Dataset entries

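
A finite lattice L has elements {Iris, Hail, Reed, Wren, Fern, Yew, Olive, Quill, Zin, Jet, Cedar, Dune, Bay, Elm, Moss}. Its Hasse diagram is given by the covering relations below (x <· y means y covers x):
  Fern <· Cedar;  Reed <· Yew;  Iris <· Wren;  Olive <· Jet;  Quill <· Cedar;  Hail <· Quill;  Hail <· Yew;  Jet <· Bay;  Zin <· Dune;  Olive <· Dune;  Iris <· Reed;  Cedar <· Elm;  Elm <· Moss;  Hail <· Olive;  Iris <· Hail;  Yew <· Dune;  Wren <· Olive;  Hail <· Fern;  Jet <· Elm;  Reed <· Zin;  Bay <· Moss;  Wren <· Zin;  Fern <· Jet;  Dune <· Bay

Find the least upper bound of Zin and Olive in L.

Dune

Common upper bounds of {Zin, Olive}: Bay, Dune, Moss.
The least among these is Dune.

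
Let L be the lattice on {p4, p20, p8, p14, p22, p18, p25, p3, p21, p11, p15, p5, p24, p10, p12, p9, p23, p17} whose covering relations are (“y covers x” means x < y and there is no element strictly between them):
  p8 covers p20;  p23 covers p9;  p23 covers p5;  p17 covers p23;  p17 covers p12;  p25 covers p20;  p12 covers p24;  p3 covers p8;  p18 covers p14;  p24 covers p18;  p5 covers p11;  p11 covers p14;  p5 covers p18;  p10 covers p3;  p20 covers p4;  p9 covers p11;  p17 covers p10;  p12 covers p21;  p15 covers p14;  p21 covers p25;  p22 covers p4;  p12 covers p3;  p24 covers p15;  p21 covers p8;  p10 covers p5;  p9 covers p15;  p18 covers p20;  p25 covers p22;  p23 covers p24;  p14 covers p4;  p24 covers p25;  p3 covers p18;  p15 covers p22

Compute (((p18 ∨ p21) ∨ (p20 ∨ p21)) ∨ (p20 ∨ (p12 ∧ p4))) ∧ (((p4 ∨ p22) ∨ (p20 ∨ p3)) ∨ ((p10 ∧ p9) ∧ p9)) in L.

p12

p18 ∨ p21 = p12
p20 ∨ p21 = p21
p12 ∨ p21 = p12
p12 ∧ p4 = p4
p20 ∨ p4 = p20
p12 ∨ p20 = p12
p4 ∨ p22 = p22
p20 ∨ p3 = p3
p22 ∨ p3 = p12
p10 ∧ p9 = p11
p11 ∧ p9 = p11
p12 ∨ p11 = p17
p12 ∧ p17 = p12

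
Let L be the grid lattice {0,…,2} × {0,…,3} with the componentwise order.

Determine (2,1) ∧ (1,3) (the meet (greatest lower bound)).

(1,1)

In a product of chains, the meet is componentwise min, giving (1,1).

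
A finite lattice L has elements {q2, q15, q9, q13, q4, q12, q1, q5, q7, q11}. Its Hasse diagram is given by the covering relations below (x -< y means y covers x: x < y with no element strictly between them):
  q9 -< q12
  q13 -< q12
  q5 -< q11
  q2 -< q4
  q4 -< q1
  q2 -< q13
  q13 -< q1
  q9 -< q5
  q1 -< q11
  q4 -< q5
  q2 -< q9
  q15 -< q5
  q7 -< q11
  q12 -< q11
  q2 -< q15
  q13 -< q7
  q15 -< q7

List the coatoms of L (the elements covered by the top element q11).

The coatoms are exactly the elements covered by q11: q1, q12, q5, q7.

q1, q12, q5, q7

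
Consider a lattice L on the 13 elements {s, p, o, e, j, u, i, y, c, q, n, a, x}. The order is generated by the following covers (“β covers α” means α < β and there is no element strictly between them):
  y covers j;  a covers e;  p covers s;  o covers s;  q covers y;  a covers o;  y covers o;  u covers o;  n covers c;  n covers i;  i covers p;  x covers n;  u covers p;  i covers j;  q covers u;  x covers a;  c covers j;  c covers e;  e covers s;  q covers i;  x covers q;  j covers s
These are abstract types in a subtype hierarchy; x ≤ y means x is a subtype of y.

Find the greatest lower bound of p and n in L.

p

Common lower bounds of {p, n}: p, s.
The greatest among these is p.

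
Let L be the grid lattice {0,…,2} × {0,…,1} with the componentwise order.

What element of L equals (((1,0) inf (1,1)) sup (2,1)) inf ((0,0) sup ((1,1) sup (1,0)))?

(1,1)

(1,0) ∧ (1,1) = (1,0)
(1,0) ∨ (2,1) = (2,1)
(1,1) ∨ (1,0) = (1,1)
(0,0) ∨ (1,1) = (1,1)
(2,1) ∧ (1,1) = (1,1)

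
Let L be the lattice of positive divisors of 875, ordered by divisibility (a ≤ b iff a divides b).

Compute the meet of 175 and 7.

Common lower bounds of {175, 7}: 1, 7.
The greatest among these is 7.

7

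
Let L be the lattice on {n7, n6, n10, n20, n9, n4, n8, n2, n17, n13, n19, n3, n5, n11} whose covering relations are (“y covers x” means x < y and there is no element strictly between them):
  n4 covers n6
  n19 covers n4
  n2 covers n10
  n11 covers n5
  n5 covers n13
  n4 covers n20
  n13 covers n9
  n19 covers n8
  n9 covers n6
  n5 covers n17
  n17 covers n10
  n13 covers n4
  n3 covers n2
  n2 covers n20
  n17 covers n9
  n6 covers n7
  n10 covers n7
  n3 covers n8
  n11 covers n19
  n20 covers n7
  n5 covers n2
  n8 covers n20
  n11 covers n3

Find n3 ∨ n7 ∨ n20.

n3

Common upper bounds of {n3, n7, n20}: n11, n3.
The least among these is n3.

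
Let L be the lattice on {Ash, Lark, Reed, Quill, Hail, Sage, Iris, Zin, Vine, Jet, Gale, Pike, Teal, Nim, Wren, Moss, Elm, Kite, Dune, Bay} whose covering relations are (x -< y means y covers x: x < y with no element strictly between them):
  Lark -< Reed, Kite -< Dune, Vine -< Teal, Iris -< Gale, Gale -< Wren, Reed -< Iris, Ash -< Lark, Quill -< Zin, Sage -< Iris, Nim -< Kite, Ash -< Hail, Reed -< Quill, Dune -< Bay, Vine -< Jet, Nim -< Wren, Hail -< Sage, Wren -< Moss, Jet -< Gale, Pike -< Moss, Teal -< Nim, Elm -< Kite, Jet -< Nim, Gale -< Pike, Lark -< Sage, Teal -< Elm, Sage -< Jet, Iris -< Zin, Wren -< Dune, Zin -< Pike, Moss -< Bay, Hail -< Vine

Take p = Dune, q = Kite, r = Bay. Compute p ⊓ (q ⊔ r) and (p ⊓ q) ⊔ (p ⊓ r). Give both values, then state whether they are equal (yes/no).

Dune; Dune; yes

q ⊔ r = Bay, so p ⊓ (q ⊔ r) = Dune ⊓ Bay = Dune.
p ⊓ q = Kite and p ⊓ r = Dune, so (p ⊓ q) ⊔ (p ⊓ r) = Kite ⊔ Dune = Dune.
Equal: yes.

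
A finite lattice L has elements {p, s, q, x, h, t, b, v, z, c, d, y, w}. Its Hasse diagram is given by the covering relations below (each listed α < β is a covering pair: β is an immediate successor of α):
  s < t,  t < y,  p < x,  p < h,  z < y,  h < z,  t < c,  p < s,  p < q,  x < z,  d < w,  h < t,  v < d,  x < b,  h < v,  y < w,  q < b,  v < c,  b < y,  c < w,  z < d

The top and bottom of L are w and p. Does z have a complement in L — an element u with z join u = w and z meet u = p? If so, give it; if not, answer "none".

none

For every candidate u, either z ∨ u ≠ w or z ∧ u ≠ p; no complement exists.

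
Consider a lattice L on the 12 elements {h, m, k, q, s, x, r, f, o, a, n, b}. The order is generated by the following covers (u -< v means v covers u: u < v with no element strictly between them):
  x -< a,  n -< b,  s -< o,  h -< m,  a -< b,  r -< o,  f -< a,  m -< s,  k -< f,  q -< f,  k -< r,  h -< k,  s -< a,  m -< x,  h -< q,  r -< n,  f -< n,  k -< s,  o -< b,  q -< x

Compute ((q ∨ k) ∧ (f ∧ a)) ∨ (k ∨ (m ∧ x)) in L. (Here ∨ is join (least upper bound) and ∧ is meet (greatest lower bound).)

q ∨ k = f
f ∧ a = f
f ∧ f = f
m ∧ x = m
k ∨ m = s
f ∨ s = a

a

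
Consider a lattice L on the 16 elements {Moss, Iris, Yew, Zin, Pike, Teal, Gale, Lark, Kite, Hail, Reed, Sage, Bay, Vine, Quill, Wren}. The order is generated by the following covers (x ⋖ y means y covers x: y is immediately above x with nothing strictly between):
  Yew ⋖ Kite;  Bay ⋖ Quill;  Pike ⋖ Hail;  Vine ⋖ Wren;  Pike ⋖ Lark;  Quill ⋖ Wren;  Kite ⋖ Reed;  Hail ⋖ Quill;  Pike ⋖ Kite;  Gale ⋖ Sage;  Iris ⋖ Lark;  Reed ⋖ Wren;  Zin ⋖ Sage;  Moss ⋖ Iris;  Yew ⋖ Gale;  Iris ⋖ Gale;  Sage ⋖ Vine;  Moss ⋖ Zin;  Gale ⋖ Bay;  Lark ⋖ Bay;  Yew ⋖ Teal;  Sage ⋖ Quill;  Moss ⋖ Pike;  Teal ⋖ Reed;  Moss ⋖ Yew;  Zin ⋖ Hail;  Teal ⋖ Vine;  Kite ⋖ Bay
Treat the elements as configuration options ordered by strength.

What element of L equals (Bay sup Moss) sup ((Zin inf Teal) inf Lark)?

Bay

Bay ∨ Moss = Bay
Zin ∧ Teal = Moss
Moss ∧ Lark = Moss
Bay ∨ Moss = Bay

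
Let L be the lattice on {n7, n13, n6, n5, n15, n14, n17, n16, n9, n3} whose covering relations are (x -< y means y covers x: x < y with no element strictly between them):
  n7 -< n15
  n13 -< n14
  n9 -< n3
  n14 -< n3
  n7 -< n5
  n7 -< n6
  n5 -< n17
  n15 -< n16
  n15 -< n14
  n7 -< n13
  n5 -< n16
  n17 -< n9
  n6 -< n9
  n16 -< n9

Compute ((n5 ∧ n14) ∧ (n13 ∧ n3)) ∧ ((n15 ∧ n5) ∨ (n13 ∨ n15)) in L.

n7

n5 ∧ n14 = n7
n13 ∧ n3 = n13
n7 ∧ n13 = n7
n15 ∧ n5 = n7
n13 ∨ n15 = n14
n7 ∨ n14 = n14
n7 ∧ n14 = n7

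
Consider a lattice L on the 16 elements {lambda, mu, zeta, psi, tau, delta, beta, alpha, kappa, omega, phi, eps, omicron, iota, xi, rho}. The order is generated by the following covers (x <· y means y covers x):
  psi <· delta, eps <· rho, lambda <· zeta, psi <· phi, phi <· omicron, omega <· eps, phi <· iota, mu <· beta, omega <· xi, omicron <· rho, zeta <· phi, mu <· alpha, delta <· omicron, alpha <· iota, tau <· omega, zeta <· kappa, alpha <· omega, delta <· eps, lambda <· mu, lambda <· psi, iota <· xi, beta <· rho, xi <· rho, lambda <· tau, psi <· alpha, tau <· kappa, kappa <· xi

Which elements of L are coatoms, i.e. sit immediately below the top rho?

The coatoms are exactly the elements covered by rho: beta, eps, omicron, xi.

beta, eps, omicron, xi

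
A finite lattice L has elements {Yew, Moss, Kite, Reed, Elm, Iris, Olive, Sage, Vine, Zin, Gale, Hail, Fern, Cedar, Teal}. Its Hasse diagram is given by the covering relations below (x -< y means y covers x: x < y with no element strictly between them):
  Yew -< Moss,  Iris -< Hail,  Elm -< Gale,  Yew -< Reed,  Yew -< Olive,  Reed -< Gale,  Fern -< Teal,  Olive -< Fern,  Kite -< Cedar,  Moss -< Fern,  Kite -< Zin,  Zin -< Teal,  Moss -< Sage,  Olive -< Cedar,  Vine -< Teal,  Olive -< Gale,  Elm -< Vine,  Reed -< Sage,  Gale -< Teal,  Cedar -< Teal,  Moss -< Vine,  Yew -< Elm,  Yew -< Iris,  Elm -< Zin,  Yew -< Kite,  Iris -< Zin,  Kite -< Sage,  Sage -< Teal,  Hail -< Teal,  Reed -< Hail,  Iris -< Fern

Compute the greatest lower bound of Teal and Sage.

Sage

Common lower bounds of {Teal, Sage}: Kite, Moss, Reed, Sage, Yew.
The greatest among these is Sage.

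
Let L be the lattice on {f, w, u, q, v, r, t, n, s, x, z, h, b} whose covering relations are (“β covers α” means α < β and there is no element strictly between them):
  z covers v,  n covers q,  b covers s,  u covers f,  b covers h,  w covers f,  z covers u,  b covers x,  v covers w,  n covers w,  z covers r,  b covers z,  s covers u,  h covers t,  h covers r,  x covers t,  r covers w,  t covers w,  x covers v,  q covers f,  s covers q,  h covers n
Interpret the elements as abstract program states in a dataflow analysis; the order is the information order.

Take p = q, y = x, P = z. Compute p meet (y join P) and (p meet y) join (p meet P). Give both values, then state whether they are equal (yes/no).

y join P = b, so p meet (y join P) = q meet b = q.
p meet y = f and p meet P = f, so (p meet y) join (p meet P) = f join f = f.
Equal: no.

q; f; no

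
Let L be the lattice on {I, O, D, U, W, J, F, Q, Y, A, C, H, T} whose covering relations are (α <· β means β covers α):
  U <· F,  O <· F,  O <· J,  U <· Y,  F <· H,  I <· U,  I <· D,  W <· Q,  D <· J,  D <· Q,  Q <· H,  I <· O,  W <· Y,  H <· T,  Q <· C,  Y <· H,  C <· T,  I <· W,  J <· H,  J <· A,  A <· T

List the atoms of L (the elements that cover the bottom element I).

The atoms are exactly the elements that cover I: D, O, U, W.

D, O, U, W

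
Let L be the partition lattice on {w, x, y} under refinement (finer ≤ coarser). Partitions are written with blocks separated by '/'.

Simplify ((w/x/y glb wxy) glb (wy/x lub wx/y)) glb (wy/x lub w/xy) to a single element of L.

w/x/y ∧ wxy = w/x/y
wy/x ∨ wx/y = wxy
w/x/y ∧ wxy = w/x/y
wy/x ∨ w/xy = wxy
w/x/y ∧ wxy = w/x/y

w/x/y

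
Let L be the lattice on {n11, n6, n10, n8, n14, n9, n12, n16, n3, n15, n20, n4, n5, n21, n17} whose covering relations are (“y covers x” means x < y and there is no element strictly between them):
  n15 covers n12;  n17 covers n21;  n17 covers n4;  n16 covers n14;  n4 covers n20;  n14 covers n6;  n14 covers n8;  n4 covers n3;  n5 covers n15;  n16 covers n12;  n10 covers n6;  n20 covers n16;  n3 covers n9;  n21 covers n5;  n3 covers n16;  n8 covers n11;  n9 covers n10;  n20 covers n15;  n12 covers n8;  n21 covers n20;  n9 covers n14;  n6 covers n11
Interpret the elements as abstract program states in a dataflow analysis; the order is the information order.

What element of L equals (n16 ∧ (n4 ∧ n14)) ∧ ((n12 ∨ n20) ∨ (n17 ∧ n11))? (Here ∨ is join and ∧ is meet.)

n4 ∧ n14 = n14
n16 ∧ n14 = n14
n12 ∨ n20 = n20
n17 ∧ n11 = n11
n20 ∨ n11 = n20
n14 ∧ n20 = n14

n14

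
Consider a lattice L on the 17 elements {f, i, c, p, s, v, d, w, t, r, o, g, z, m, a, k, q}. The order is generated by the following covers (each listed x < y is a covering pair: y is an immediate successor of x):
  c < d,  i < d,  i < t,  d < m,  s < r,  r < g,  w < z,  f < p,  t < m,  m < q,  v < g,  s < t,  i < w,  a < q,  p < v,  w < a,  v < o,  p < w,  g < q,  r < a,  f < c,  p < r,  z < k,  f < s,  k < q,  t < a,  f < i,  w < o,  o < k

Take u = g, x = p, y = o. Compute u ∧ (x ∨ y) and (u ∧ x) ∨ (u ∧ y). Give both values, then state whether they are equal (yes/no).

v; v; yes

x ∨ y = o, so u ∧ (x ∨ y) = g ∧ o = v.
u ∧ x = p and u ∧ y = v, so (u ∧ x) ∨ (u ∧ y) = p ∨ v = v.
Equal: yes.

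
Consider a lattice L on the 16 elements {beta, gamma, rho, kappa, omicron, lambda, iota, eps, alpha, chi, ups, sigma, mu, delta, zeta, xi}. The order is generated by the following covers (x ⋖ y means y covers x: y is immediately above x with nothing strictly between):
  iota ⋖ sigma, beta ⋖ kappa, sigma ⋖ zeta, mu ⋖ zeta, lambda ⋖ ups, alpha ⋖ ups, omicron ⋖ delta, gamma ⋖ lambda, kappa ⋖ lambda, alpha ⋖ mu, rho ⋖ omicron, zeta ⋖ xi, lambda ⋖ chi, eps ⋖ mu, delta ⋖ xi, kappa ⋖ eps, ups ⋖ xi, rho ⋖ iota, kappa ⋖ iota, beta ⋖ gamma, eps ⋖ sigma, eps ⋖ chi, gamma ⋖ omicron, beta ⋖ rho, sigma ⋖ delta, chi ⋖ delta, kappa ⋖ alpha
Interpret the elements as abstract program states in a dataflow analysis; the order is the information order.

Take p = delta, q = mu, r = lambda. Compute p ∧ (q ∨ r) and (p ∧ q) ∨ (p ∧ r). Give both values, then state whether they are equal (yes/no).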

▶ **Work to be completed**
Write out the lines above from the one containing "Take u = g, x" through the last, exactly as they are.

▶ **Finished exercise**
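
Take u = g, x = p, y = o. Compute u ∧ (x ∨ y) and (u ∧ x) ∨ (u ∧ y). Give both values, then state whether they are equal (yes/no).

v; v; yes

x ∨ y = o, so u ∧ (x ∨ y) = g ∧ o = v.
u ∧ x = p and u ∧ y = v, so (u ∧ x) ∨ (u ∧ y) = p ∨ v = v.
Equal: yes.

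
Consider a lattice L on the 16 elements {beta, gamma, rho, kappa, omicron, lambda, iota, eps, alpha, chi, ups, sigma, mu, delta, zeta, xi}. The order is generated by the following covers (x ⋖ y means y covers x: y is immediately above x with nothing strictly between):
  iota ⋖ sigma, beta ⋖ kappa, sigma ⋖ zeta, mu ⋖ zeta, lambda ⋖ ups, alpha ⋖ ups, omicron ⋖ delta, gamma ⋖ lambda, kappa ⋖ lambda, alpha ⋖ mu, rho ⋖ omicron, zeta ⋖ xi, lambda ⋖ chi, eps ⋖ mu, delta ⋖ xi, kappa ⋖ eps, ups ⋖ xi, rho ⋖ iota, kappa ⋖ iota, beta ⋖ gamma, eps ⋖ sigma, eps ⋖ chi, gamma ⋖ omicron, beta ⋖ rho, sigma ⋖ delta, chi ⋖ delta, kappa ⋖ alpha
Interpret the elements as abstract program states in a dataflow analysis; the order is the information order.

Take p = delta, q = mu, r = lambda. Compute p ∧ (q ∨ r) and (p ∧ q) ∨ (p ∧ r). Give both values, then state whether they are equal (yes/no).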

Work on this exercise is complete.